[Collected data]
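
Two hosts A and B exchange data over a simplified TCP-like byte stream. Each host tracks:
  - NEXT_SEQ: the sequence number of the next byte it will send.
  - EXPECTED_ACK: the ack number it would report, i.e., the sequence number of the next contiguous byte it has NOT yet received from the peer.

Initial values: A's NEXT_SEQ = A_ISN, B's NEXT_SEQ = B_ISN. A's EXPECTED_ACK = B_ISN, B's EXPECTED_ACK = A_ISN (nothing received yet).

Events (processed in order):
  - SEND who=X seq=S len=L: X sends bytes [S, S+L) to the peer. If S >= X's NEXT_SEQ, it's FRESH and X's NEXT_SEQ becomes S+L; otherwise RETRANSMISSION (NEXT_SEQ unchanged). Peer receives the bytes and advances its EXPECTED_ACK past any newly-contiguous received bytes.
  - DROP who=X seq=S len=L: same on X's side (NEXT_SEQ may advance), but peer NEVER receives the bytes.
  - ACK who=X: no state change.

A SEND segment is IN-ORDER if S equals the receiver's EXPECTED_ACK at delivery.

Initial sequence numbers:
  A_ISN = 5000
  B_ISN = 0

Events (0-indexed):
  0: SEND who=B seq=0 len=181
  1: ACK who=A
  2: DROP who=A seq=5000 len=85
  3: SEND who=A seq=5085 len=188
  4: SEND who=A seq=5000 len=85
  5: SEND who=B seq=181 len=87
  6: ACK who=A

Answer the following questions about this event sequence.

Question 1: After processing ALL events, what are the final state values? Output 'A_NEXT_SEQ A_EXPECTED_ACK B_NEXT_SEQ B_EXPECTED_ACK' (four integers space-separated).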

* * *

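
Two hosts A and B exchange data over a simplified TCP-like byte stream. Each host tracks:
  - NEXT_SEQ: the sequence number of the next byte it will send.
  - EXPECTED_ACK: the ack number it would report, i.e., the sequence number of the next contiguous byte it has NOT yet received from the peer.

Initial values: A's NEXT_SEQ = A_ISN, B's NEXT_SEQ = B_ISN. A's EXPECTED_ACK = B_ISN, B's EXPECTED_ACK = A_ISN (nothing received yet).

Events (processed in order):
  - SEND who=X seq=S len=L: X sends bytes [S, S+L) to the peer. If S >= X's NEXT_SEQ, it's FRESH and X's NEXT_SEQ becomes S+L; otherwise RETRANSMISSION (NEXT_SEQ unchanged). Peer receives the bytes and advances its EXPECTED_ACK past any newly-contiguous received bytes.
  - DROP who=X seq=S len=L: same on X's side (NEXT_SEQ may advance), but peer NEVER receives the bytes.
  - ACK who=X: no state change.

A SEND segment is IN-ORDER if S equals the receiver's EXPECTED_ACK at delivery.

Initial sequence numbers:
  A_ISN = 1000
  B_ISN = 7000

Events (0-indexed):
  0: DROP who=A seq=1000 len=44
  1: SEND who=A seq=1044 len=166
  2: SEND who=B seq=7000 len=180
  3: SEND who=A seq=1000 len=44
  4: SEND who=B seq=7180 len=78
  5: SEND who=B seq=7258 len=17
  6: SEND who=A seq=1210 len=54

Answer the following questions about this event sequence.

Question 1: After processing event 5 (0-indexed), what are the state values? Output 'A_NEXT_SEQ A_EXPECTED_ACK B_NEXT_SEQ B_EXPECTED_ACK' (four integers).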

--

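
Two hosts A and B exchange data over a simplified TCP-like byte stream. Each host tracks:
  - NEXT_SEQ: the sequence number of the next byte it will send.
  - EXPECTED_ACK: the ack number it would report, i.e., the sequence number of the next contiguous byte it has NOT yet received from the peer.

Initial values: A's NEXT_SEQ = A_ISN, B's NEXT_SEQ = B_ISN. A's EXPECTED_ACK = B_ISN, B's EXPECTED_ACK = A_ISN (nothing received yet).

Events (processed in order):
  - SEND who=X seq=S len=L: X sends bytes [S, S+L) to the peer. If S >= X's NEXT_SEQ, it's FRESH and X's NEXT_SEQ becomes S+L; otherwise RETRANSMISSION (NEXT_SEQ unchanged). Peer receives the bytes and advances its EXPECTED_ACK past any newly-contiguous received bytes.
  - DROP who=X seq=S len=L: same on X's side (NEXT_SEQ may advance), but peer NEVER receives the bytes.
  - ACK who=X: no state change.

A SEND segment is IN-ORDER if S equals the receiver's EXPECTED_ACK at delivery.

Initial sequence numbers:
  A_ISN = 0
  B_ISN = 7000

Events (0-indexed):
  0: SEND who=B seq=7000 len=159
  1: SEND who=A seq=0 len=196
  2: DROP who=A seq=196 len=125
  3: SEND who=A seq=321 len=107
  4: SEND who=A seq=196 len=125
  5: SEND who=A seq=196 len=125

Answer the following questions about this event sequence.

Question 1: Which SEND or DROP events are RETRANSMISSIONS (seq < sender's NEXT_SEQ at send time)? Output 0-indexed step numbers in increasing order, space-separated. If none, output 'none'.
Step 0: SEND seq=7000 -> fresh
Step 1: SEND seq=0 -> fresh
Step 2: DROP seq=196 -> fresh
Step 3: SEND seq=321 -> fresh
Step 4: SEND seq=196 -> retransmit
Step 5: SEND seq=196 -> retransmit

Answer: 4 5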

• _WHAT YOU HAVE TO DO_:
All that belongs in your answer is the stretch of entries above from the line with "0: SEND who=B seq=0 len=181" through the line with "Question 1: After processing ALL", printed exactly.

• _OUTPUT BELOW_:
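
  0: SEND who=B seq=0 len=181
  1: ACK who=A
  2: DROP who=A seq=5000 len=85
  3: SEND who=A seq=5085 len=188
  4: SEND who=A seq=5000 len=85
  5: SEND who=B seq=181 len=87
  6: ACK who=A

Answer the following questions about this event sequence.

Question 1: After processing ALL events, what are the final state values? Output 'A_NEXT_SEQ A_EXPECTED_ACK B_NEXT_SEQ B_EXPECTED_ACK' (four integers space-separated).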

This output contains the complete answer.